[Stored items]

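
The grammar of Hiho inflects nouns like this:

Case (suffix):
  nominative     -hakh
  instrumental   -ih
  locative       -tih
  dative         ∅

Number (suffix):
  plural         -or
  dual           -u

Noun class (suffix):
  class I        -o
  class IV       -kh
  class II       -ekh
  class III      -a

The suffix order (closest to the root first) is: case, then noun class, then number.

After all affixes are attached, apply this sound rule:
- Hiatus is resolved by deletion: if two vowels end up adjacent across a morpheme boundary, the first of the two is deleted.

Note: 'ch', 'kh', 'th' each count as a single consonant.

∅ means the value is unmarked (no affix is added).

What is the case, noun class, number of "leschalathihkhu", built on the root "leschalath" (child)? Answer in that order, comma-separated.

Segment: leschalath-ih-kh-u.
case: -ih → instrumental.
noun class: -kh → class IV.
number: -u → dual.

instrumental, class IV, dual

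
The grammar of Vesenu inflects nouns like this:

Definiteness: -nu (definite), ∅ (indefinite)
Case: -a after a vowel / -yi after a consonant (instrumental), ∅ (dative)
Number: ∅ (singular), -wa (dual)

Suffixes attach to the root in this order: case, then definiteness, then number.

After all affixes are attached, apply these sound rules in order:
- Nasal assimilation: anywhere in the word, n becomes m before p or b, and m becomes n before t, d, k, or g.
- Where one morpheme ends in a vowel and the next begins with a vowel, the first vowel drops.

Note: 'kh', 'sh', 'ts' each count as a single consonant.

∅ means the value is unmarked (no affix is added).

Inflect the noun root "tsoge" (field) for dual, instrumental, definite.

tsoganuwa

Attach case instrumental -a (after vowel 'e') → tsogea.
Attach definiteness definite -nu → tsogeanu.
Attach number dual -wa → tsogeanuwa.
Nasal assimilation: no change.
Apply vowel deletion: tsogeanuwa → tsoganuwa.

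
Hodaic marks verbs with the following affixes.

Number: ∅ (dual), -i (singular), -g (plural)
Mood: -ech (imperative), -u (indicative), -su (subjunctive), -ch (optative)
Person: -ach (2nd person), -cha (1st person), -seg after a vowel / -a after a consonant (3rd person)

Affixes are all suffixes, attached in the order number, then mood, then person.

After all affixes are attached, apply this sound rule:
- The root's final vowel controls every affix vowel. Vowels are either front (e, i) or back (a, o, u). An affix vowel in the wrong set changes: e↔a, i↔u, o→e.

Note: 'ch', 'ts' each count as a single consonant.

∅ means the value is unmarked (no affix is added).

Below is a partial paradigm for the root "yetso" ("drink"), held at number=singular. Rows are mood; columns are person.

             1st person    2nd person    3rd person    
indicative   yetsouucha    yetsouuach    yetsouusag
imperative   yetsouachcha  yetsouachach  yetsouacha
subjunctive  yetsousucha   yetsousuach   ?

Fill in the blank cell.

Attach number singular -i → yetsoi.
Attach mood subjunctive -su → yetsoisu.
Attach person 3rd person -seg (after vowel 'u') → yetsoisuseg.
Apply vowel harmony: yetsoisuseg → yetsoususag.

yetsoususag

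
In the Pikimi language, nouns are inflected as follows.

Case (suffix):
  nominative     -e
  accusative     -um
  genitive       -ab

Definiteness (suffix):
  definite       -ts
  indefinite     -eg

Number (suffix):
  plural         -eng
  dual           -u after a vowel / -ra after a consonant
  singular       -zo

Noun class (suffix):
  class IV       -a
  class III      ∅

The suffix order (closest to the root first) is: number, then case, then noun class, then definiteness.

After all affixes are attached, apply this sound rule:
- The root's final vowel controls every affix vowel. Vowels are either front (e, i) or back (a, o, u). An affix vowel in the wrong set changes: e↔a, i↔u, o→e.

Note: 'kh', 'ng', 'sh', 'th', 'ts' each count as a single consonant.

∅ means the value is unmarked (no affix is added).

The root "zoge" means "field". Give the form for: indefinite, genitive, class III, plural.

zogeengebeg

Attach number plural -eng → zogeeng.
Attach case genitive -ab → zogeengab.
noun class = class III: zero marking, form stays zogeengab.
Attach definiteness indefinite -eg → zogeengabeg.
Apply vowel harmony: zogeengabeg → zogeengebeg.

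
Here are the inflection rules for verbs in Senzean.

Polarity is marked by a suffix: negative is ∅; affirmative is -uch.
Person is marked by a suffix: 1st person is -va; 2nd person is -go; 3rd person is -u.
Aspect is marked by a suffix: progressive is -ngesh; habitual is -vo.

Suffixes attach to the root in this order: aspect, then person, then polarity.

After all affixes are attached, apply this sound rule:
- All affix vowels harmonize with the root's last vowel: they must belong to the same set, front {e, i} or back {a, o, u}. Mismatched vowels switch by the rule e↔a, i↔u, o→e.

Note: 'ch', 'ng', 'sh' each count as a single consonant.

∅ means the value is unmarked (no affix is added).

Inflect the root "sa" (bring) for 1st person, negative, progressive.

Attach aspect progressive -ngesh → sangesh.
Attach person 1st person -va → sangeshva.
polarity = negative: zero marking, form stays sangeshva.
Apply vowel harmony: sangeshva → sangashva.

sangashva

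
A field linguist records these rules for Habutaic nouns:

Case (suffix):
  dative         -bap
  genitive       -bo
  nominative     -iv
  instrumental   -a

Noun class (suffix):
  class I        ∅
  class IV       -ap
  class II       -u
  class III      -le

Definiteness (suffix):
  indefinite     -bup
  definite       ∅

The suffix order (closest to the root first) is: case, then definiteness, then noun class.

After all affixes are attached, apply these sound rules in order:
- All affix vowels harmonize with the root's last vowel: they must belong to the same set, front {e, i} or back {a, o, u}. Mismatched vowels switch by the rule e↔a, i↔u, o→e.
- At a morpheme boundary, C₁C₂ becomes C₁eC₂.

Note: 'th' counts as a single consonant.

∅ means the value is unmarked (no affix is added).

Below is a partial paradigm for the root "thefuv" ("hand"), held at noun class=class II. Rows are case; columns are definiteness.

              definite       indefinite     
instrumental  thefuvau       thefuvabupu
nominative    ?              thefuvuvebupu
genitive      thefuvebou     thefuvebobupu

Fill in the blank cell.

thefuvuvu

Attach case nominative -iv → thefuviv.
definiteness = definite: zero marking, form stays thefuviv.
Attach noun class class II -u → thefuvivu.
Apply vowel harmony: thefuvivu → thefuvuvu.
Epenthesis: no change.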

--

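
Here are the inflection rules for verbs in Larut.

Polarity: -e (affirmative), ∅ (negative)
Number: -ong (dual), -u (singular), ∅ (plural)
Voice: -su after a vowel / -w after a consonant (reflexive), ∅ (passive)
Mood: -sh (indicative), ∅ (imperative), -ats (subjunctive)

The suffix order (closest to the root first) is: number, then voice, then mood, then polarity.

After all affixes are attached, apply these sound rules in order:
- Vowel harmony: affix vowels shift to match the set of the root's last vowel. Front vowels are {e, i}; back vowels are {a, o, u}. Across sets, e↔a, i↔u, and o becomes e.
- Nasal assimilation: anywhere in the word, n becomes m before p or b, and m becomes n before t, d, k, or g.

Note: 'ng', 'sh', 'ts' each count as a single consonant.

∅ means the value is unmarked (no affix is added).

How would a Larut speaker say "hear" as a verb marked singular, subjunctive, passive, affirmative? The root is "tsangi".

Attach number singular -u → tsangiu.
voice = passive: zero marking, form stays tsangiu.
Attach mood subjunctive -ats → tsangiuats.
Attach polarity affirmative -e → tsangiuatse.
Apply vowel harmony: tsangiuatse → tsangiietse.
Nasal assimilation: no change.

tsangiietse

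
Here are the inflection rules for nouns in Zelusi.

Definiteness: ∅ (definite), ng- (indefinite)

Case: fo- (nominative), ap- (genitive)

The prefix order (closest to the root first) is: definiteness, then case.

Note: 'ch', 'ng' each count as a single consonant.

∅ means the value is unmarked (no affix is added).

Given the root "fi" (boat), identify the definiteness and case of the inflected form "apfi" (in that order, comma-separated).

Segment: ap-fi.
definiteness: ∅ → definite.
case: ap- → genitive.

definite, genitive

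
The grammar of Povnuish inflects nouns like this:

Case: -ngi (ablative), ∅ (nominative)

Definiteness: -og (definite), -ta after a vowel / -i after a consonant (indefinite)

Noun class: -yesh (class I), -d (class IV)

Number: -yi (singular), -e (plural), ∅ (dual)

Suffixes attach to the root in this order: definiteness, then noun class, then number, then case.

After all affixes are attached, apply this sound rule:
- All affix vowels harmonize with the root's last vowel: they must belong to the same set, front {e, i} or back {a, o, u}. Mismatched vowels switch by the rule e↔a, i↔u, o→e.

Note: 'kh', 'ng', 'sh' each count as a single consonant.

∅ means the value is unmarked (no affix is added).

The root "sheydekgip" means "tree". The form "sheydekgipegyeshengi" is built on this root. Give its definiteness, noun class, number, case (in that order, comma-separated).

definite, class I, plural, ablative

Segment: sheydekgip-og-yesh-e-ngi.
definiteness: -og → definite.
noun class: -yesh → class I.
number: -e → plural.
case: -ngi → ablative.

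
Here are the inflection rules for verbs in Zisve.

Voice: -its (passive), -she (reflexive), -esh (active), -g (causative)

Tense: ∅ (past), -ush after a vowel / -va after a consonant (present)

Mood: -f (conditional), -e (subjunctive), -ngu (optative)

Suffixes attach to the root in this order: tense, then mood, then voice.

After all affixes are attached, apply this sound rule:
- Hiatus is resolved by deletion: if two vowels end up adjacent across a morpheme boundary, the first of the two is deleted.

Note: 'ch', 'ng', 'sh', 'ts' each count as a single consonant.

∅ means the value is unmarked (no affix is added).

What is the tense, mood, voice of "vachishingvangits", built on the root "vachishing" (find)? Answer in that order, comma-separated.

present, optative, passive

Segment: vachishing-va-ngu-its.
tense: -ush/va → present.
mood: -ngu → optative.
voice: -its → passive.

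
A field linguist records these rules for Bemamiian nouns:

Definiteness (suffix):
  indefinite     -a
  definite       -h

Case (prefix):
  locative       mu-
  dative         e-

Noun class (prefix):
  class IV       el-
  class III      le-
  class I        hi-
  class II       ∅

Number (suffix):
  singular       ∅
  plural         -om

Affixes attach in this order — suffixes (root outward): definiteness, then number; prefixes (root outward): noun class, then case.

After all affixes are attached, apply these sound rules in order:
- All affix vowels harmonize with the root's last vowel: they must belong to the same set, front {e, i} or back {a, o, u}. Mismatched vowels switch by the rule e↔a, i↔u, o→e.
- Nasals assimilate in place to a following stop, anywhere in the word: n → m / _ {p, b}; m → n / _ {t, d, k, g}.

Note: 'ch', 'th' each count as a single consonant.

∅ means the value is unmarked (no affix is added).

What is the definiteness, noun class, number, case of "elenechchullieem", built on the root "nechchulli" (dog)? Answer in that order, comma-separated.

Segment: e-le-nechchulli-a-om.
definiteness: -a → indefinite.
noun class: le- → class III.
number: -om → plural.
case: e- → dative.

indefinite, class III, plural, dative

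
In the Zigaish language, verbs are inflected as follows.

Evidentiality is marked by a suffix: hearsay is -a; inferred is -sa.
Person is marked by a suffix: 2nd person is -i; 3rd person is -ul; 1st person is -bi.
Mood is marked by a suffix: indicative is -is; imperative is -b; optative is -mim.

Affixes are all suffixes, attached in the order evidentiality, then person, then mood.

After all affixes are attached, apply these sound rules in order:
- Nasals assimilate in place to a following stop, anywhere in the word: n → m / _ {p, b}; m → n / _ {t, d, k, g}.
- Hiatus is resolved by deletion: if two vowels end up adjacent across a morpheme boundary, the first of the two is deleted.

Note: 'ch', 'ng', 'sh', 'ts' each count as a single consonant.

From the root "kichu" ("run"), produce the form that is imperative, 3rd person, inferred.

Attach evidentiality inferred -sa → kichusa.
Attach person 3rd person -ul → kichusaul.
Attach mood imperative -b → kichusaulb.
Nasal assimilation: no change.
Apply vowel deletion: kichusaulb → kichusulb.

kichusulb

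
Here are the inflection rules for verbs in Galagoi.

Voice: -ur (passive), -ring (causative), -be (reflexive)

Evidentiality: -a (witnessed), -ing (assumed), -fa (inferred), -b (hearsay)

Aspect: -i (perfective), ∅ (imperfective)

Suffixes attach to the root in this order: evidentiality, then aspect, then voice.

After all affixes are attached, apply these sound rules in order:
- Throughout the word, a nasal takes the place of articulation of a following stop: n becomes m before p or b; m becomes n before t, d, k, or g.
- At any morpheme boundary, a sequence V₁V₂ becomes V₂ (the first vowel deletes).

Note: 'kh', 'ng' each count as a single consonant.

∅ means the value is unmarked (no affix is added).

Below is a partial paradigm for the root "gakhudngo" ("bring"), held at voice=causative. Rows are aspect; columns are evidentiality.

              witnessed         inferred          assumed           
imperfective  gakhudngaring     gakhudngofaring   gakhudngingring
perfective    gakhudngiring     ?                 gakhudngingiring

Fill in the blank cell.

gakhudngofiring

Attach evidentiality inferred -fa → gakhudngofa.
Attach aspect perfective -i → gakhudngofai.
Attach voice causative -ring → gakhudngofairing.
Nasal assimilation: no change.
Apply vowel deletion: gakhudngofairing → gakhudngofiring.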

* * *

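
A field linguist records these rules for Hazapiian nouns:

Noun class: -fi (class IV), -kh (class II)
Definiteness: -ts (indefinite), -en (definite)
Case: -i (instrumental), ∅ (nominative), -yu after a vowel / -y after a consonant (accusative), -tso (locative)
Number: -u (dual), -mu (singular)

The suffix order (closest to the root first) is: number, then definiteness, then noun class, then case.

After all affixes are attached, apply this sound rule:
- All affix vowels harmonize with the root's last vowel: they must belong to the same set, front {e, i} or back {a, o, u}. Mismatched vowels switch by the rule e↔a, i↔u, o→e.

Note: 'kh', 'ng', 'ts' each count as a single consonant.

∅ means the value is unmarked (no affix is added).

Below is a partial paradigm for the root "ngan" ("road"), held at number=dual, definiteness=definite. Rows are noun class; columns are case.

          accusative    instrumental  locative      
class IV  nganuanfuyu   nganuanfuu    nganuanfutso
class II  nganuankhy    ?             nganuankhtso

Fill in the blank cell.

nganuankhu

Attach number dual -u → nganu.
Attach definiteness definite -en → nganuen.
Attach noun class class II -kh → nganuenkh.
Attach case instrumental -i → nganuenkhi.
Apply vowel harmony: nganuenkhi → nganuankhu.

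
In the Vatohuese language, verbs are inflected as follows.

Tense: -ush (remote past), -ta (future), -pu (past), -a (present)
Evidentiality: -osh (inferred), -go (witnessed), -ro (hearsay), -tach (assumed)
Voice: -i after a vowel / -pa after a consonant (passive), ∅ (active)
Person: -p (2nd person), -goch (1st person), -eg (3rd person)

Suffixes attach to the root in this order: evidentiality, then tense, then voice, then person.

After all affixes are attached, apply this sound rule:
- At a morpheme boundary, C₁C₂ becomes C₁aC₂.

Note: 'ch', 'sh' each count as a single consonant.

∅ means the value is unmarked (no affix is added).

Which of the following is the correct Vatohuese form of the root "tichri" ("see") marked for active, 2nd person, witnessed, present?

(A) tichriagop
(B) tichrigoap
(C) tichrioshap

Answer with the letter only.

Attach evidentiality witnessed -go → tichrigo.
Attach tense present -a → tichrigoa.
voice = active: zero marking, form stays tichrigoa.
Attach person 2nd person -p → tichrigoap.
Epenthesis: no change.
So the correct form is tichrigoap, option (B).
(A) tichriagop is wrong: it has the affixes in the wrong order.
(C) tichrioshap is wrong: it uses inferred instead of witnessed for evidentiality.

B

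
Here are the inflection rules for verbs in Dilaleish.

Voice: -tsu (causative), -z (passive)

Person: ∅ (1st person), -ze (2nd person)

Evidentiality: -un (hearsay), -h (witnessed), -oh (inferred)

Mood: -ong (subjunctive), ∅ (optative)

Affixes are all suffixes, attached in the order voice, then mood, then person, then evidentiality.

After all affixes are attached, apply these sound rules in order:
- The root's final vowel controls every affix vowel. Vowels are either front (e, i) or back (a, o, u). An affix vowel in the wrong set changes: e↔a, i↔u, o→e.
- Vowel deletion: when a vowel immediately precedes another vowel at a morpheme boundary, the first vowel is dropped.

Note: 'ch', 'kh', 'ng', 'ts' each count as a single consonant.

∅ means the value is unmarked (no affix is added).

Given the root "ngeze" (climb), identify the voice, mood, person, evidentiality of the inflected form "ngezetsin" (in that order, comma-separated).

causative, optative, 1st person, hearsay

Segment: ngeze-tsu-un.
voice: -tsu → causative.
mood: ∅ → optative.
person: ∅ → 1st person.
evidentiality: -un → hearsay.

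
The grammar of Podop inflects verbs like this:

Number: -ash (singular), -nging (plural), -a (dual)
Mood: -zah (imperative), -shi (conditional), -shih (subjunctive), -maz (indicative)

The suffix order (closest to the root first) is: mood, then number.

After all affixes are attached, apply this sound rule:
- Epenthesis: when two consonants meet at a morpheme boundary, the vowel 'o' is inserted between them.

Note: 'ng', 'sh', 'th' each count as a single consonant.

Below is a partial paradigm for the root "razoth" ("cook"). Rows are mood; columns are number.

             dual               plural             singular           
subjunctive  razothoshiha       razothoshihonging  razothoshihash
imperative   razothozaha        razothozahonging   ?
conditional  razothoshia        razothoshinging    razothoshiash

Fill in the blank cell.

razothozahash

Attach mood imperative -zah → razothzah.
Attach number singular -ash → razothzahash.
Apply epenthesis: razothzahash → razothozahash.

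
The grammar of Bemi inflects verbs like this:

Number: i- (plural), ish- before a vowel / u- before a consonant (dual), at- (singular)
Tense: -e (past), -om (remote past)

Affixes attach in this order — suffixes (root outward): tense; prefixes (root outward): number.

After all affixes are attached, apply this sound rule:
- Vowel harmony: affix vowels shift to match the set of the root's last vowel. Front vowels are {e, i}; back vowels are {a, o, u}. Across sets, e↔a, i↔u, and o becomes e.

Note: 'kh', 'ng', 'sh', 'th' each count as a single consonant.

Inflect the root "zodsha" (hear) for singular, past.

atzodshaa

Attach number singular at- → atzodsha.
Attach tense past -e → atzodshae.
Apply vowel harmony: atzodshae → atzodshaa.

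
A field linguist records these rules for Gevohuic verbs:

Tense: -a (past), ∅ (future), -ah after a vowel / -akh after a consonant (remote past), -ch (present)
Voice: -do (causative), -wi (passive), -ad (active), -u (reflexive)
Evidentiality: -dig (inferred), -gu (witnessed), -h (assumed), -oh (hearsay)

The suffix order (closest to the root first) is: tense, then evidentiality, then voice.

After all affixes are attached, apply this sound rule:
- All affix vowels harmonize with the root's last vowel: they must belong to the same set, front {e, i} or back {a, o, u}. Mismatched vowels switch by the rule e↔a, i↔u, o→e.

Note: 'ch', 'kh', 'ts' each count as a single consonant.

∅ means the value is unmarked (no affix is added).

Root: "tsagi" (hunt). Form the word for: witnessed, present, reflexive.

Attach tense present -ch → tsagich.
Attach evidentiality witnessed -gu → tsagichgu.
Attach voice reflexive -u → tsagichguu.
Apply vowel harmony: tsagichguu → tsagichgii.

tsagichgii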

▶ Task item: Look above for the line containing "The grammar of Hiho". Output from there through the line containing "Number: ∅ (dual), -i (singular), -g (plural)", exactly and inclusively.

▶ Exercise output:
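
The grammar of Hiho inflects nouns like this:

Case (suffix):
  nominative     -hakh
  instrumental   -ih
  locative       -tih
  dative         ∅

Number (suffix):
  plural         -or
  dual           -u

Noun class (suffix):
  class I        -o
  class IV       -kh
  class II       -ekh
  class III      -a

The suffix order (closest to the root first) is: case, then noun class, then number.

After all affixes are attached, apply this sound rule:
- Hiatus is resolved by deletion: if two vowels end up adjacent across a morpheme boundary, the first of the two is deleted.

Note: 'ch', 'kh', 'th' each count as a single consonant.

∅ means the value is unmarked (no affix is added).

What is the case, noun class, number of "leschalathihkhu", built on the root "leschalath" (child)? Answer in that order, comma-separated.

Segment: leschalath-ih-kh-u.
case: -ih → instrumental.
noun class: -kh → class IV.
number: -u → dual.

instrumental, class IV, dual

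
The grammar of Vesenu inflects nouns like this:

Definiteness: -nu (definite), ∅ (indefinite)
Case: -a after a vowel / -yi after a consonant (instrumental), ∅ (dative)
Number: ∅ (singular), -wa (dual)

Suffixes attach to the root in this order: case, then definiteness, then number.

After all affixes are attached, apply these sound rules in order:
- Nasal assimilation: anywhere in the word, n becomes m before p or b, and m becomes n before t, d, k, or g.
- Where one morpheme ends in a vowel and the next begins with a vowel, the first vowel drops.

Note: 'kh', 'sh', 'ts' each count as a single consonant.

∅ means the value is unmarked (no affix is added).

Inflect the noun root "tsoge" (field) for dual, instrumental, definite.

tsoganuwa

Attach case instrumental -a (after vowel 'e') → tsogea.
Attach definiteness definite -nu → tsogeanu.
Attach number dual -wa → tsogeanuwa.
Nasal assimilation: no change.
Apply vowel deletion: tsogeanuwa → tsoganuwa.

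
Hodaic marks verbs with the following affixes.

Number: ∅ (dual), -i (singular), -g (plural)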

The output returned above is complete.